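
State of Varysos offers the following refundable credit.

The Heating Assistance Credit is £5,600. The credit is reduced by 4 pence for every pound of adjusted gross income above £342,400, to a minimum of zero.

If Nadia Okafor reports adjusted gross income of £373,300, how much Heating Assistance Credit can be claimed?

£4,364

Heating Assistance Credit: 4% of the £30,900 excess over £342,400 is £1,236; credit = £5,600 − £1,236 = £4,364.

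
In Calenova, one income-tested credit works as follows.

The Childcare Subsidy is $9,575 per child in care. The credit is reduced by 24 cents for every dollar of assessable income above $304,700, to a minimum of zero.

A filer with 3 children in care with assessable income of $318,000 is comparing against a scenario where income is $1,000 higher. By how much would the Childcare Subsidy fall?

At $318,000 — base = 3 × $9,575 = $28,725. 24% of the $13,300 excess over $304,700 is $3,192; credit = $28,725 − $3,192 = $25,533.
At $319,000 — base = 3 × $9,575 = $28,725. 24% of the $14,300 excess over $304,700 is $3,432; credit = $28,725 − $3,432 = $25,293.
Lost: $25,533 − $25,293 = $240.

$240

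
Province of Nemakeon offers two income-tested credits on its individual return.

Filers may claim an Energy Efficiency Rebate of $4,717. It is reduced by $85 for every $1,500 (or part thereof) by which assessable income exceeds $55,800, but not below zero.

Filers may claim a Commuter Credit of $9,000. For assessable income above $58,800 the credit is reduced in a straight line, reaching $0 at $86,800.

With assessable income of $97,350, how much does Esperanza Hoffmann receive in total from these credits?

$2,337

Energy Efficiency Rebate: income exceeds $55,800 by $41,550, which is 28 full-or-partial $1,500 increments; reduction = 28 × $85 = $2,380, leaving $2,337.
Commuter Credit: $97,350 is at or above $86,800, so the credit is $0.
Total: $2,337 + $0 = $2,337.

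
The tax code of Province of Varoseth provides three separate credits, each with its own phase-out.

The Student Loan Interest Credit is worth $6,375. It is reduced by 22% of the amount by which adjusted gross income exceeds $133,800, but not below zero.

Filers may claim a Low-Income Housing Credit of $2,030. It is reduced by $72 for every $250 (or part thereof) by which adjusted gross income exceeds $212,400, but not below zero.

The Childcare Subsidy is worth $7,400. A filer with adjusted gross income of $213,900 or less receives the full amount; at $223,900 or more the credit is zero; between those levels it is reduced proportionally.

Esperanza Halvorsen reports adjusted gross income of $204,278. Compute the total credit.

$9,430

Student Loan Interest Credit: 22% of the $70,478 excess over $133,800 is $15,505.16 ≥ base, so the credit is $0.
Low-Income Housing Credit: $204,278 is at or below the $212,400 threshold, so the full $2,030 applies.
Childcare Subsidy: $204,278 is at or below the $213,900 threshold, so the full $7,400 applies.
Total: $0 + $2,030 + $7,400 = $9,430.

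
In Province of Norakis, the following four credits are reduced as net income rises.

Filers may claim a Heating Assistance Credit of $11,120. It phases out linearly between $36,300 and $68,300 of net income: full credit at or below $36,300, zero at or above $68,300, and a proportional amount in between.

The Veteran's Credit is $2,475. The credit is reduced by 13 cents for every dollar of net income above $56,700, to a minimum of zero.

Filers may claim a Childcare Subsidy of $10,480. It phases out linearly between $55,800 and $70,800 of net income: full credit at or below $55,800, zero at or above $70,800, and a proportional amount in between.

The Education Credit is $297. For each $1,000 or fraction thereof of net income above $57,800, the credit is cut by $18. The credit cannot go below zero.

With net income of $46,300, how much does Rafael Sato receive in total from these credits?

$20,897

Heating Assistance Credit: $46,300 is $10,000 into a $32,000 phase-out range, leaving 22,000/32,000 of the credit: $11,120 × 22,000/32,000 = $7,645.
Veteran's Credit: $46,300 is at or below the $56,700 threshold, so the full $2,475 applies.
Childcare Subsidy: $46,300 is at or below the $55,800 threshold, so the full $10,480 applies.
Education Credit: $46,300 is at or below the $57,800 threshold, so the full $297 applies.
Total: $7,645 + $2,475 + $10,480 + $297 = $20,897.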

____________________

Output only the lines running from the line with "The Childcare Subsidy is worth" through the final line of the data, inclusive.

● Answer section
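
The Childcare Subsidy is worth $7,400. A filer with adjusted gross income of $213,900 or less receives the full amount; at $223,900 or more the credit is zero; between those levels it is reduced proportionally.

Esperanza Halvorsen reports adjusted gross income of $204,278. Compute the total credit.

$9,430

Student Loan Interest Credit: 22% of the $70,478 excess over $133,800 is $15,505.16 ≥ base, so the credit is $0.
Low-Income Housing Credit: $204,278 is at or below the $212,400 threshold, so the full $2,030 applies.
Childcare Subsidy: $204,278 is at or below the $213,900 threshold, so the full $7,400 applies.
Total: $0 + $2,030 + $7,400 = $9,430.

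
In Province of Norakis, the following four credits are reduced as net income rises.

Filers may claim a Heating Assistance Credit of $11,120. It phases out linearly between $36,300 and $68,300 of net income: full credit at or below $36,300, zero at or above $68,300, and a proportional amount in between.

The Veteran's Credit is $2,475. The credit is reduced by 13 cents for every dollar of net income above $56,700, to a minimum of zero.

Filers may claim a Childcare Subsidy of $10,480. It phases out linearly between $55,800 and $70,800 of net income: full credit at or below $55,800, zero at or above $70,800, and a proportional amount in between.

The Education Credit is $297. For each $1,000 or fraction thereof of net income above $57,800, the credit is cut by $18. The credit cannot go below zero.

With net income of $46,300, how much does Rafael Sato receive in total from these credits?

$20,897

Heating Assistance Credit: $46,300 is $10,000 into a $32,000 phase-out range, leaving 22,000/32,000 of the credit: $11,120 × 22,000/32,000 = $7,645.
Veteran's Credit: $46,300 is at or below the $56,700 threshold, so the full $2,475 applies.
Childcare Subsidy: $46,300 is at or below the $55,800 threshold, so the full $10,480 applies.
Education Credit: $46,300 is at or below the $57,800 threshold, so the full $297 applies.
Total: $7,645 + $2,475 + $10,480 + $297 = $20,897.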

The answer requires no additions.